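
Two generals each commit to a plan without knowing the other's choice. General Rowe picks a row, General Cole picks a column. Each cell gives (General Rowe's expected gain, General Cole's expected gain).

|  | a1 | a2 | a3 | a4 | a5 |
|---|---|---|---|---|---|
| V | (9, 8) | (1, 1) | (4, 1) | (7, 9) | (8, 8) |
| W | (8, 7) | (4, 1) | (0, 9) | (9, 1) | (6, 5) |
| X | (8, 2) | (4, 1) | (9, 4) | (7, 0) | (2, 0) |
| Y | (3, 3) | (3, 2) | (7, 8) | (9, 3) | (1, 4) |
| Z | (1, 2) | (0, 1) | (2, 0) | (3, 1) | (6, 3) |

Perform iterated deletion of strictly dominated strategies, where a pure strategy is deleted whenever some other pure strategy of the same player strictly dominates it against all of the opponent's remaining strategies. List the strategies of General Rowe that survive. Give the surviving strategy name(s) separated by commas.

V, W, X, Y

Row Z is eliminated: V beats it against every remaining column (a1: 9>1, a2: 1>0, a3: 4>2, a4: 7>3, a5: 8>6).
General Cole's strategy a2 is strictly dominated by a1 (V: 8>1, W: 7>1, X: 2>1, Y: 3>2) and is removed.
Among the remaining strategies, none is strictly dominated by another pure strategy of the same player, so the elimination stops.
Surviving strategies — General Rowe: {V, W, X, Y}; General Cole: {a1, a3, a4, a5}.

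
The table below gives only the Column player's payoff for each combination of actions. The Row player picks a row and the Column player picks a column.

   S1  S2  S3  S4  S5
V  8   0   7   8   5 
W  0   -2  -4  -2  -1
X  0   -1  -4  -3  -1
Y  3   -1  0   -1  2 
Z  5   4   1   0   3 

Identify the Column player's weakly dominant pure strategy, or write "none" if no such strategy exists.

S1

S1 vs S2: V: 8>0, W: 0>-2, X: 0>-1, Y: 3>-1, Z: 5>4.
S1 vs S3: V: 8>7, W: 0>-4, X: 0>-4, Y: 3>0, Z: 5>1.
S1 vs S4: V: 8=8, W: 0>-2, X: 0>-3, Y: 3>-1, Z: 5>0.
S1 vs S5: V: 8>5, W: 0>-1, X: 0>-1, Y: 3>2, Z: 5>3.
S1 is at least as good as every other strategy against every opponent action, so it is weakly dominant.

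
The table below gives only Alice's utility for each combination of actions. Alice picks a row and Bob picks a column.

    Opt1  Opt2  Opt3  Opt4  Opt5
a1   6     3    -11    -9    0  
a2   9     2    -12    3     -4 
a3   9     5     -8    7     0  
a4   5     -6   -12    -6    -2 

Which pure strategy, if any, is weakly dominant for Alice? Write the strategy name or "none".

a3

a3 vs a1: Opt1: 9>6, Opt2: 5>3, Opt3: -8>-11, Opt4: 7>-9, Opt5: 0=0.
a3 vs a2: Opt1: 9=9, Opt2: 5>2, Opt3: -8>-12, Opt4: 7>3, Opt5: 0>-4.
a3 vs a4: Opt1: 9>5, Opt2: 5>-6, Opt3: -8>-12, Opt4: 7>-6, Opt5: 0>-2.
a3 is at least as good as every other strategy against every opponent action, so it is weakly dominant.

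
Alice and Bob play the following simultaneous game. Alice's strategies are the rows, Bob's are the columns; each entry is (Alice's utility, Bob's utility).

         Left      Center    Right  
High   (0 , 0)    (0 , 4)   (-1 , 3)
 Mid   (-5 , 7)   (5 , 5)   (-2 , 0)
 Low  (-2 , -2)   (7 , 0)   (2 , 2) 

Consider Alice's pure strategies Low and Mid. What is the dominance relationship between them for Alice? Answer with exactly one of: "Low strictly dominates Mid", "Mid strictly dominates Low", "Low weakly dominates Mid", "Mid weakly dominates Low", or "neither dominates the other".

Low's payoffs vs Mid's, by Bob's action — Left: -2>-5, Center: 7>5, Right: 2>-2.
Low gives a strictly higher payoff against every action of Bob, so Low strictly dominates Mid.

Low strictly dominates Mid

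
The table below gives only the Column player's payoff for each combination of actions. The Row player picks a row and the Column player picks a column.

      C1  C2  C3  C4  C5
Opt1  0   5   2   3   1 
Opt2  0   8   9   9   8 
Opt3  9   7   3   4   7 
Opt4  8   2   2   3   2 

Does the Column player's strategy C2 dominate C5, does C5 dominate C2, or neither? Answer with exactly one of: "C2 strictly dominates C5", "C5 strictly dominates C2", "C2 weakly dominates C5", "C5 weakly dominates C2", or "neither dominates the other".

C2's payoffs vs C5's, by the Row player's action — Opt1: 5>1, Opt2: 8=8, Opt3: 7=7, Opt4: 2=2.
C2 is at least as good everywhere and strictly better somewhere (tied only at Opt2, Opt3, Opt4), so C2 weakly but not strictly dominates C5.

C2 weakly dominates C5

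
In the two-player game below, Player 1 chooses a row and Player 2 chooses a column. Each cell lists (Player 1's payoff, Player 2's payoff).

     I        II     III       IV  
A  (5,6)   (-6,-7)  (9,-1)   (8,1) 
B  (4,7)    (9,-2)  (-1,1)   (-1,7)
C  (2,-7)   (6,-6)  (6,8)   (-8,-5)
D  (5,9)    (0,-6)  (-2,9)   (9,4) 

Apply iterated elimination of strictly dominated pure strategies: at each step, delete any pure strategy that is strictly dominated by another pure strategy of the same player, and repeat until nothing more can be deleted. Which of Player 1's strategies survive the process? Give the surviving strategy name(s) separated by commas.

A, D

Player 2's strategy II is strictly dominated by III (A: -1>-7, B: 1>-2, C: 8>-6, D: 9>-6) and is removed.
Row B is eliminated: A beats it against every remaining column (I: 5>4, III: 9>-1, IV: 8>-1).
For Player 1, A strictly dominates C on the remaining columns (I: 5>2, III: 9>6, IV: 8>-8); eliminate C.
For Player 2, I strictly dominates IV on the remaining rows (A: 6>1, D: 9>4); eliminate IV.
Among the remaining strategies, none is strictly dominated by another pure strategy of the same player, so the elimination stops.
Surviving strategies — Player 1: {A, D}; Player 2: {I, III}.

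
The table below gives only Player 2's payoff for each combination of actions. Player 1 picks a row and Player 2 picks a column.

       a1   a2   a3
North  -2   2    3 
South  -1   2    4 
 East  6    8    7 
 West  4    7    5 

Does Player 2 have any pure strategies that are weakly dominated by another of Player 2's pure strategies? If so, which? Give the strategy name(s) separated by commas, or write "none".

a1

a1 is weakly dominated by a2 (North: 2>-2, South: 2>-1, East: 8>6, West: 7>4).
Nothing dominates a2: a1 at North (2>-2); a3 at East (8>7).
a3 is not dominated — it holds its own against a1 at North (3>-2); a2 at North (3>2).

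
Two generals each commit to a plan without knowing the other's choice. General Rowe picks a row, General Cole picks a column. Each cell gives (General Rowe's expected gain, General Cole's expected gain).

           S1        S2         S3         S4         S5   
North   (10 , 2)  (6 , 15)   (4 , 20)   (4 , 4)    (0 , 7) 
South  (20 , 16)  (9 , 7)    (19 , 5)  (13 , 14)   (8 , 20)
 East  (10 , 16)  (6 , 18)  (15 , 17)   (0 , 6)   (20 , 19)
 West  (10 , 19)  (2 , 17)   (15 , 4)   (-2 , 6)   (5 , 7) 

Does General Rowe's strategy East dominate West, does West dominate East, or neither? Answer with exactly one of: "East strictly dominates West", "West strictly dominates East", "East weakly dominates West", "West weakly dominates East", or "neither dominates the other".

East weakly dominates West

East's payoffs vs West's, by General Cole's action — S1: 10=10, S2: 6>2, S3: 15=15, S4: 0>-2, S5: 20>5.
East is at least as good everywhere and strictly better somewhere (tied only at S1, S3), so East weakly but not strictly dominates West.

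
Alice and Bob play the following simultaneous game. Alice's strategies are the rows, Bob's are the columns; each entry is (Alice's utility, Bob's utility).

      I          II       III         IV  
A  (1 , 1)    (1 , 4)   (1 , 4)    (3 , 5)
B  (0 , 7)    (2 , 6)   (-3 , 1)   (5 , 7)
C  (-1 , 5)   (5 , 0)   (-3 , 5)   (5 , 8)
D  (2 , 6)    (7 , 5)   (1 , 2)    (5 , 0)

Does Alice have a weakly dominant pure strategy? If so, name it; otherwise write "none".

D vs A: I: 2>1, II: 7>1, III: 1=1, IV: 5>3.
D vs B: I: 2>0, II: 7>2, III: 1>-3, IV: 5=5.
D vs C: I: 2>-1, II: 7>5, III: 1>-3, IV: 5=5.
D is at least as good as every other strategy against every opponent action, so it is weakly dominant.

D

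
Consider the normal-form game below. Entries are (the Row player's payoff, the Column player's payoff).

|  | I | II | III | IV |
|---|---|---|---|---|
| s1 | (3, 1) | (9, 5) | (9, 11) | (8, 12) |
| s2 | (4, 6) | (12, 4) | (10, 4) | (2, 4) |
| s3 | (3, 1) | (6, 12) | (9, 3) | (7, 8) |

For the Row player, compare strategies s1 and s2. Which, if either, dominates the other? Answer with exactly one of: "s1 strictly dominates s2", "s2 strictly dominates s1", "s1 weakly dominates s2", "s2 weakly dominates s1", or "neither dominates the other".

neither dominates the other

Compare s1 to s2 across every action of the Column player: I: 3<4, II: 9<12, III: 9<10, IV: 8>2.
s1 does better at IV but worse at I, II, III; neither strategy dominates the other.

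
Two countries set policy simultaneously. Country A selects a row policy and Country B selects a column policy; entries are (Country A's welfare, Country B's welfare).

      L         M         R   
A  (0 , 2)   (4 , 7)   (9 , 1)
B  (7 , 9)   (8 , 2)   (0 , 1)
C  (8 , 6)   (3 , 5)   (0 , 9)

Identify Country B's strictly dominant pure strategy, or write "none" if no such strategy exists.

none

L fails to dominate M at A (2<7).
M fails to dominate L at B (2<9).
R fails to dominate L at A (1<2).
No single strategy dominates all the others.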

————————

What is required: Although the records may continue, retype only the lines from the first one through the one containing "0) | (3, 1) | (6, 3) |", exactly as they appear.

Reply:
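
Two generals each commit to a plan without knowing the other's choice. General Rowe picks a row, General Cole picks a column. Each cell gives (General Rowe's expected gain, General Cole's expected gain).

|  | a1 | a2 | a3 | a4 | a5 |
|---|---|---|---|---|---|
| V | (9, 8) | (1, 1) | (4, 1) | (7, 9) | (8, 8) |
| W | (8, 7) | (4, 1) | (0, 9) | (9, 1) | (6, 5) |
| X | (8, 2) | (4, 1) | (9, 4) | (7, 0) | (2, 0) |
| Y | (3, 3) | (3, 2) | (7, 8) | (9, 3) | (1, 4) |
| Z | (1, 2) | (0, 1) | (2, 0) | (3, 1) | (6, 3) |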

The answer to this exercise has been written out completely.